[Material supplied Boundary: Start]

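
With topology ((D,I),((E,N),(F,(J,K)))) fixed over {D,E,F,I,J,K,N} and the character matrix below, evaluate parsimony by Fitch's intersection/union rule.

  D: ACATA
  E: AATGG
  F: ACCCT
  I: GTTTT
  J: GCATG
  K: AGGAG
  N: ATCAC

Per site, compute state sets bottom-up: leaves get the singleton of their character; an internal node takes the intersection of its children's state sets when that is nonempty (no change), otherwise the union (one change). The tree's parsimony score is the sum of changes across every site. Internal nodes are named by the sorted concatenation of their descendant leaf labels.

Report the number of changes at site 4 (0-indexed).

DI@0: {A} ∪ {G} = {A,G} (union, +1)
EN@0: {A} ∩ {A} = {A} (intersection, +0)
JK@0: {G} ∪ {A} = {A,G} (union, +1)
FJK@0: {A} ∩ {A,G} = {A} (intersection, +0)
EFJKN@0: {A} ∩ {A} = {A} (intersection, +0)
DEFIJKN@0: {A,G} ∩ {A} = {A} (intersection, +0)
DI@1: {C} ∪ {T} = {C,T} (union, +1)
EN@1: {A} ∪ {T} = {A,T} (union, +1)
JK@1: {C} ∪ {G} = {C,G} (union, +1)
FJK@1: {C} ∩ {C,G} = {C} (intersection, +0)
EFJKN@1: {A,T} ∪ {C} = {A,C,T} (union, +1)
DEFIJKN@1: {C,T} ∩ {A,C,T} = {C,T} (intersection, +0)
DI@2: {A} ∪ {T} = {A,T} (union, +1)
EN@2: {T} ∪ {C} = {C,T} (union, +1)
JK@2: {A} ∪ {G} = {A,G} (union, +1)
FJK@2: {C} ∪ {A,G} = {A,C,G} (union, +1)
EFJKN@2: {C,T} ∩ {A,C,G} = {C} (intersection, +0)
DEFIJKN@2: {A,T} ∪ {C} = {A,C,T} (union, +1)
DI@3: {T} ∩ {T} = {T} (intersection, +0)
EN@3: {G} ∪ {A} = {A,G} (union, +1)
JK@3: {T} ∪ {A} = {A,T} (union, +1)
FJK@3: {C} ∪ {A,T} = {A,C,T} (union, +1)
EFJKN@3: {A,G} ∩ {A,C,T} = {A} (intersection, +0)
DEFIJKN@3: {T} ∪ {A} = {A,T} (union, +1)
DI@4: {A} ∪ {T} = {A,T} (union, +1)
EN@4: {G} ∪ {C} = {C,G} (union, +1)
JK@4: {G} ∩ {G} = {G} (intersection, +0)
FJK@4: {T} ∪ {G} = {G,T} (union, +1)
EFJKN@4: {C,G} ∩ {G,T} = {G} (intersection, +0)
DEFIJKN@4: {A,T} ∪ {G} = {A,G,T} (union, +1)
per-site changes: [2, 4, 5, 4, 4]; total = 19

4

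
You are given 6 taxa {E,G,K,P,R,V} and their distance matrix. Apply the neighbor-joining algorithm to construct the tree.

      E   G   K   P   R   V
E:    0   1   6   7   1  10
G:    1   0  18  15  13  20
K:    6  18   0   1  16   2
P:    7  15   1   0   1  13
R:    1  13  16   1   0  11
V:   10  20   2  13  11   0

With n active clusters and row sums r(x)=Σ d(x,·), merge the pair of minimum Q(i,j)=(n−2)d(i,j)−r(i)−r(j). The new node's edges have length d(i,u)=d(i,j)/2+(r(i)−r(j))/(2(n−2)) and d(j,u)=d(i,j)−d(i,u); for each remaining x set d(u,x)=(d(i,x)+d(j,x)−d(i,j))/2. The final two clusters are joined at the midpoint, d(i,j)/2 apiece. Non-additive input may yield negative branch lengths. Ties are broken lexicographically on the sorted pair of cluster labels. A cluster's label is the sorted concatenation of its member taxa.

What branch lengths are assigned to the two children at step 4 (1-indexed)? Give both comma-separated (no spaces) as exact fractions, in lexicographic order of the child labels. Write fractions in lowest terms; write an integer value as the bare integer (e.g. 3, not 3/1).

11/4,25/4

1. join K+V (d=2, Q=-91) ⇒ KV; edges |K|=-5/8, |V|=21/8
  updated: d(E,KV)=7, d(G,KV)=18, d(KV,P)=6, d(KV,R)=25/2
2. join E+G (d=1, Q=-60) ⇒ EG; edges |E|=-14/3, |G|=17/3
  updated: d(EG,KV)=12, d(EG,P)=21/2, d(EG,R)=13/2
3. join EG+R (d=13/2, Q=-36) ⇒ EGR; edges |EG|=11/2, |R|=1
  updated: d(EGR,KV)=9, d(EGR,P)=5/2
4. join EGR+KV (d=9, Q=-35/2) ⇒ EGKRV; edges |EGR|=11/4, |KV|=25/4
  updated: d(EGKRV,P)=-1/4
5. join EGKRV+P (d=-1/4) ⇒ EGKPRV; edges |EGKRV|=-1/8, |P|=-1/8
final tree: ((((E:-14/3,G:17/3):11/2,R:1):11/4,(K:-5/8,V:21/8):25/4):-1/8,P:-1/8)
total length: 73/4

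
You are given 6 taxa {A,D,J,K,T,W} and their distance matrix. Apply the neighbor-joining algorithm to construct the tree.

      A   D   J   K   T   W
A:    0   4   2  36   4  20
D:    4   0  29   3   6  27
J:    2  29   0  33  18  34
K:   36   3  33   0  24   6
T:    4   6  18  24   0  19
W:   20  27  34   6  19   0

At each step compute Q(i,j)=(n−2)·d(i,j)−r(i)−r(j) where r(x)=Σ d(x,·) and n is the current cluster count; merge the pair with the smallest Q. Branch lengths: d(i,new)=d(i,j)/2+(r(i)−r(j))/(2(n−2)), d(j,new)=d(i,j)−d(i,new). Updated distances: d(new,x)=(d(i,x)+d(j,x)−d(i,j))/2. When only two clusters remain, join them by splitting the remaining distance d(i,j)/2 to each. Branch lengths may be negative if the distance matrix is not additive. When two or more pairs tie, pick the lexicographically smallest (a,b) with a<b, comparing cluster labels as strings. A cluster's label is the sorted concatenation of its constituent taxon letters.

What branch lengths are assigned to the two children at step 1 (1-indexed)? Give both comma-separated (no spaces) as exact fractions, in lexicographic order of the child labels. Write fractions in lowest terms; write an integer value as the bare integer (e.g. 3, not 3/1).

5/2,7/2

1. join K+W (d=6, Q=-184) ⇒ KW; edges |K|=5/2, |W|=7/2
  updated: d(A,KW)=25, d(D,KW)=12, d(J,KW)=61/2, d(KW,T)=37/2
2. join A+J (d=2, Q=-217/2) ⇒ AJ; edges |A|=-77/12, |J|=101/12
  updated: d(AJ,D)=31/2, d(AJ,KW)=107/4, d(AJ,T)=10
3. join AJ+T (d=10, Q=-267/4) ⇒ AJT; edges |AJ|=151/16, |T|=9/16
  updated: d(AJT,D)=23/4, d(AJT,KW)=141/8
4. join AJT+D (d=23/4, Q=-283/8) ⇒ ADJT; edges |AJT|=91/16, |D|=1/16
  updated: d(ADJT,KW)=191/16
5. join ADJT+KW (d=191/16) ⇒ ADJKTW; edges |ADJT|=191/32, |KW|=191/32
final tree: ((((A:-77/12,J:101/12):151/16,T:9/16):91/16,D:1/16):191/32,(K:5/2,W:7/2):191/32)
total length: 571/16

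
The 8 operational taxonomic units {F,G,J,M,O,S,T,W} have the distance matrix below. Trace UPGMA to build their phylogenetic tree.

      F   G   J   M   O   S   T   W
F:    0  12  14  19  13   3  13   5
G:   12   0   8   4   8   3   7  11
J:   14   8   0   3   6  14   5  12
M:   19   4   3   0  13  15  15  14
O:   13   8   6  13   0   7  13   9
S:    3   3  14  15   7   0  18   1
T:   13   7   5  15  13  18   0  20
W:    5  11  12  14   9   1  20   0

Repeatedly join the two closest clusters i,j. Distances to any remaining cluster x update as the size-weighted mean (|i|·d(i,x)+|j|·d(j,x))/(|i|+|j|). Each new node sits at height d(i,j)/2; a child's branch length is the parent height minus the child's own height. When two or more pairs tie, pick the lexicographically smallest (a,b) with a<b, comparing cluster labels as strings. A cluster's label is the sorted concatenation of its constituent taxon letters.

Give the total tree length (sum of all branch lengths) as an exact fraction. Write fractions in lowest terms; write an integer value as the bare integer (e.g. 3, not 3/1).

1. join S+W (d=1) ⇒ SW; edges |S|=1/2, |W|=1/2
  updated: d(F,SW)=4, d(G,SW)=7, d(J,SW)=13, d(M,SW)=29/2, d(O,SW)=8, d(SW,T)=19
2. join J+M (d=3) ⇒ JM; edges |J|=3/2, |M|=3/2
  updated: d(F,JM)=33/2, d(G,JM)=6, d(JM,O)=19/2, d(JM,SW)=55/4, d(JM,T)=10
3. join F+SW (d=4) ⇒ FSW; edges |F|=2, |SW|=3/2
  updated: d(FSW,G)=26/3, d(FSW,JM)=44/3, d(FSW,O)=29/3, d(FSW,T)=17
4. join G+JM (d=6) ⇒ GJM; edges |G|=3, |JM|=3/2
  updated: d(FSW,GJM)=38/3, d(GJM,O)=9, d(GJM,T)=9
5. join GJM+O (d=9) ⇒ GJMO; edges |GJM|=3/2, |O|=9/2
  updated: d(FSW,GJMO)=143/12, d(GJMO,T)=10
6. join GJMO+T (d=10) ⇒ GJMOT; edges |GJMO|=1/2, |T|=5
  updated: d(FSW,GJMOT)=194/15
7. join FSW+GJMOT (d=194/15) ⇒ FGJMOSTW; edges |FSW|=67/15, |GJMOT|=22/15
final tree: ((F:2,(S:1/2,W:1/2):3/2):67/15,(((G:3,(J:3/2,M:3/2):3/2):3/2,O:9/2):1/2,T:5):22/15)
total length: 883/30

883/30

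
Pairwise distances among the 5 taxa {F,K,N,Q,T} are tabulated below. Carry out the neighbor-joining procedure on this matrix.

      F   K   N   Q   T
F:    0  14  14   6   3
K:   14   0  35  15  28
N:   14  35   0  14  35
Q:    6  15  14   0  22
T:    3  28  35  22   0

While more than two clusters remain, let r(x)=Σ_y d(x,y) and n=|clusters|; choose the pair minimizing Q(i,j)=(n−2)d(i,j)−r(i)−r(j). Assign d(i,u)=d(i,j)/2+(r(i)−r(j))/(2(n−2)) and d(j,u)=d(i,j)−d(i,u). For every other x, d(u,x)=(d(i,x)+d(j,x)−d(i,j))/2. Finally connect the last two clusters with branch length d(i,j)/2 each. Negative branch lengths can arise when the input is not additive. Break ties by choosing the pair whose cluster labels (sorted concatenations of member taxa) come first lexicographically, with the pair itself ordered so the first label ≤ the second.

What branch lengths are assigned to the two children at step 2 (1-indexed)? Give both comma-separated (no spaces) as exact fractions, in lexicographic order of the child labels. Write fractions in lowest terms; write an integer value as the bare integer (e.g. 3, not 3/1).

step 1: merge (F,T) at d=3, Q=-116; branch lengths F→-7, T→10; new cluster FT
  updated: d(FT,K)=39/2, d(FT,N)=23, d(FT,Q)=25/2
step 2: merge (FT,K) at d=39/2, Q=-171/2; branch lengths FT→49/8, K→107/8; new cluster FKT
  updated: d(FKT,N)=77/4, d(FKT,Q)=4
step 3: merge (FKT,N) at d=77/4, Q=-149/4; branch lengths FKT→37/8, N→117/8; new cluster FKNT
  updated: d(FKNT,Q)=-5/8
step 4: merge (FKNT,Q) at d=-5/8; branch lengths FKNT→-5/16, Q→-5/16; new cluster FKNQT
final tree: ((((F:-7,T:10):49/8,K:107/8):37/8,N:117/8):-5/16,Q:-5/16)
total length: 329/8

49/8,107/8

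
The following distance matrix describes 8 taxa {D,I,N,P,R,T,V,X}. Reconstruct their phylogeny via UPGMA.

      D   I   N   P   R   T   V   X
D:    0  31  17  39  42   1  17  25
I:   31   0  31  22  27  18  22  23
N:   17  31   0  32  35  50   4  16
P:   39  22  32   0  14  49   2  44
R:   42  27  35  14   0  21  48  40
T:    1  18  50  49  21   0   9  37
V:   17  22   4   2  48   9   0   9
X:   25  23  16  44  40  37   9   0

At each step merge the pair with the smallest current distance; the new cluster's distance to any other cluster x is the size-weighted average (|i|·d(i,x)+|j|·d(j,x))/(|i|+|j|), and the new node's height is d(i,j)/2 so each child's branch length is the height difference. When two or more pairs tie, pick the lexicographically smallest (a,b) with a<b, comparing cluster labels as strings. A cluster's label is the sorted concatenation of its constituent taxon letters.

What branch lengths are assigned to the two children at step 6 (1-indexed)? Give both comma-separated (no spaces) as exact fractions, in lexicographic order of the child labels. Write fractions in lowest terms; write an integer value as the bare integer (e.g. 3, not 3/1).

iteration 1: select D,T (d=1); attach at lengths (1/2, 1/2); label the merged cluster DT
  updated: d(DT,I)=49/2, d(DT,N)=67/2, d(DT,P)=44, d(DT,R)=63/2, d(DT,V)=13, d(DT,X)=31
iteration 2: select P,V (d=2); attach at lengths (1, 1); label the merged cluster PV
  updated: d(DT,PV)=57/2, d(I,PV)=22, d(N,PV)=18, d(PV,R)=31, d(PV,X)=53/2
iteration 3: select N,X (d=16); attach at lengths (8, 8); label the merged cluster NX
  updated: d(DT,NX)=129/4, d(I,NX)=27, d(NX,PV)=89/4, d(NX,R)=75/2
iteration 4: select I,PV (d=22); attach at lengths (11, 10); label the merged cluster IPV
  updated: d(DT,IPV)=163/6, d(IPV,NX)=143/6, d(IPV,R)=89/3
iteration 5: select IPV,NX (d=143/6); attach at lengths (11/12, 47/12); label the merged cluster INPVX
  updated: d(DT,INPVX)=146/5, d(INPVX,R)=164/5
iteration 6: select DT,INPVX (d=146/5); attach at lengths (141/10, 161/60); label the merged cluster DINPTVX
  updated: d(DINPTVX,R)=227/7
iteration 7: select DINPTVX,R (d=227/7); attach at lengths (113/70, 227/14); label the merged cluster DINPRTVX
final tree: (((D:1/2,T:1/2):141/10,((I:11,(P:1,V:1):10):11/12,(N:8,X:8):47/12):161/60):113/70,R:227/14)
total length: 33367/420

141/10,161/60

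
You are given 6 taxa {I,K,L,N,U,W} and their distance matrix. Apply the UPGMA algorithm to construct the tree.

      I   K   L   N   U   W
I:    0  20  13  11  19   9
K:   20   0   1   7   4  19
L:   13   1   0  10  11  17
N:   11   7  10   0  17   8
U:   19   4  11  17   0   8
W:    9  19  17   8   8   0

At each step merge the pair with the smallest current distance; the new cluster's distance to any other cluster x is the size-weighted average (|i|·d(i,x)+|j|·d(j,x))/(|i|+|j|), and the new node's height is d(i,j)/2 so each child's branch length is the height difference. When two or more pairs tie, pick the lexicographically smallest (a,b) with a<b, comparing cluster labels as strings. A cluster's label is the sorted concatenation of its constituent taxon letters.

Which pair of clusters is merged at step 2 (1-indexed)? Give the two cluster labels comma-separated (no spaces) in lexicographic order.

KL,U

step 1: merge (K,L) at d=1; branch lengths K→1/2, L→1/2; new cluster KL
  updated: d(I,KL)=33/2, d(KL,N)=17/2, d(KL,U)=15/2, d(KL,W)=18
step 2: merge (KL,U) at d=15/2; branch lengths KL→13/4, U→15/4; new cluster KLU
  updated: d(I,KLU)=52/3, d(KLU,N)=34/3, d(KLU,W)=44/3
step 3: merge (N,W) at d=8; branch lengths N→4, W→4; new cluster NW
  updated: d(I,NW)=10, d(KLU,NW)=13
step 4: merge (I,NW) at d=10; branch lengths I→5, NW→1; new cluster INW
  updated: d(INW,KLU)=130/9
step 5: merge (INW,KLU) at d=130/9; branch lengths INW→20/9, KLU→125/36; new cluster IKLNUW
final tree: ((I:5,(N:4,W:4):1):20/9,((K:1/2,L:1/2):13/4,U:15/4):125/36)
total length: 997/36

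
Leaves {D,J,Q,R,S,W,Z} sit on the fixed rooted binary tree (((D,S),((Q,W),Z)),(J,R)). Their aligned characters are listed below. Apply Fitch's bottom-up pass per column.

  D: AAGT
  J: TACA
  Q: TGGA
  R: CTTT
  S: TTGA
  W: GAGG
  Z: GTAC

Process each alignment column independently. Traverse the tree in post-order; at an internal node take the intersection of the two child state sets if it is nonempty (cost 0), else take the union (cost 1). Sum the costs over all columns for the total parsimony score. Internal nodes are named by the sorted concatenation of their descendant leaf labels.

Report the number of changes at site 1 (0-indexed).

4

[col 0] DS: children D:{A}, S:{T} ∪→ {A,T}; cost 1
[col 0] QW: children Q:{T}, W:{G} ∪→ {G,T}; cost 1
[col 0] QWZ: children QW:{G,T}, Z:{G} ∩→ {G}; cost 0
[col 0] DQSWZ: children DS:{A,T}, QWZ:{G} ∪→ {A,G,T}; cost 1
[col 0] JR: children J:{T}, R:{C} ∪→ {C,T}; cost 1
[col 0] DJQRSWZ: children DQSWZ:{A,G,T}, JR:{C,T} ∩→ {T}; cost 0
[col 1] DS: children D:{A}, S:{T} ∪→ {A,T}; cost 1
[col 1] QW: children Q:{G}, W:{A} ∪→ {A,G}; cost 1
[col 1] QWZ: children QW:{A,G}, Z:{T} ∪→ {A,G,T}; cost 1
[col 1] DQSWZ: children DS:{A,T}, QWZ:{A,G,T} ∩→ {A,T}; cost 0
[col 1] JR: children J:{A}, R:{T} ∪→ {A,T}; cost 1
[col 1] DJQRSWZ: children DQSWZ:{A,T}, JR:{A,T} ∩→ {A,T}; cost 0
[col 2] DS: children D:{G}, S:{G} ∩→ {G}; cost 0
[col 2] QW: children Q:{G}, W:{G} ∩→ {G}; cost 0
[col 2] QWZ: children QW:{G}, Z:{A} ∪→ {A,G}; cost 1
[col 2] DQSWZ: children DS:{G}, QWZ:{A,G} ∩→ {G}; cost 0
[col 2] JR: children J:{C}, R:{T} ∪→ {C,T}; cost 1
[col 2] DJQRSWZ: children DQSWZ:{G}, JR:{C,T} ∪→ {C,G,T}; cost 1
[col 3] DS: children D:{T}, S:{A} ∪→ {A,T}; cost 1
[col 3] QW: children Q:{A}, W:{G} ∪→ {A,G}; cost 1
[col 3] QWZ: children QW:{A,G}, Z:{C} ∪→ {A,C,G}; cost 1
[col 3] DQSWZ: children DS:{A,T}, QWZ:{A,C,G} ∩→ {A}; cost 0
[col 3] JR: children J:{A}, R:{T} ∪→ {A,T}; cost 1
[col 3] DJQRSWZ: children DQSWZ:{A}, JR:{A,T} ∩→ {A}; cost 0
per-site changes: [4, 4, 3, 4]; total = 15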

[Material supplied Boundary: End]

# Task details
Search the entries for the string "neighbor". Copy every line that has it.

# Result below
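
You are given 6 taxa {E,G,K,P,R,V} and their distance matrix. Apply the neighbor-joining algorithm to construct the tree.
You are given 6 taxa {A,D,J,K,T,W} and their distance matrix. Apply the neighbor-joining algorithm to construct the tree.
Pairwise distances among the 5 taxa {F,K,N,Q,T} are tabulated below. Carry out the neighbor-joining procedure on this matrix.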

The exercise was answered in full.